Stored items:
= = = = =
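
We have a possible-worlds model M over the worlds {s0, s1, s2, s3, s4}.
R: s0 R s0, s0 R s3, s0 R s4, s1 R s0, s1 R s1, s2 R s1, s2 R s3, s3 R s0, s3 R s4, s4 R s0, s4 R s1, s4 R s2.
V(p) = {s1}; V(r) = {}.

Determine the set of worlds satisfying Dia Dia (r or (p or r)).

s0, s1, s2, s3, s4

Let φ = Dia Dia (r or (p or r)). Evaluate φ at each world:
  s0 (successors {s0, s3, s4}): φ is true.
  s1 (successors {s0, s1}): φ is true.
  s2 (successors {s1, s3}): φ is true.
  s3 (successors {s0, s4}): φ is true.
  s4 (successors {s0, s1, s2}): φ is true.
For instance, at s4:
  At s4: Dia Dia (r or (p or r)) requires Dia (r or (p or r)) at some successor in {s0, s1, s2}.
    Dia (r or (p or r)) holds at s1, so Dia Dia (r or (p or r)) is true at s4.
      At s1: Dia (r or (p or r)) requires r or (p or r) at some successor in {s0, s1}.
        r or (p or r) holds at s1, so Dia (r or (p or r)) is true at s1.
Satisfying worlds: {s0, s1, s2, s3, s4}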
= = = = =
▸ Exercise brief: Give the records back in full, word for word.

▸ Exercise answer:
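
We have a possible-worlds model M over the worlds {s0, s1, s2, s3, s4}.
R: s0 R s0, s0 R s3, s0 R s4, s1 R s0, s1 R s1, s2 R s1, s2 R s3, s3 R s0, s3 R s4, s4 R s0, s4 R s1, s4 R s2.
V(p) = {s1}; V(r) = {}.

Determine the set of worlds satisfying Dia Dia (r or (p or r)).

s0, s1, s2, s3, s4

Let φ = Dia Dia (r or (p or r)). Evaluate φ at each world:
  s0 (successors {s0, s3, s4}): φ is true.
  s1 (successors {s0, s1}): φ is true.
  s2 (successors {s1, s3}): φ is true.
  s3 (successors {s0, s4}): φ is true.
  s4 (successors {s0, s1, s2}): φ is true.
For instance, at s4:
  At s4: Dia Dia (r or (p or r)) requires Dia (r or (p or r)) at some successor in {s0, s1, s2}.
    Dia (r or (p or r)) holds at s1, so Dia Dia (r or (p or r)) is true at s4.
      At s1: Dia (r or (p or r)) requires r or (p or r) at some successor in {s0, s1}.
        r or (p or r) holds at s1, so Dia (r or (p or r)) is true at s1.
Satisfying worlds: {s0, s1, s2, s3, s4}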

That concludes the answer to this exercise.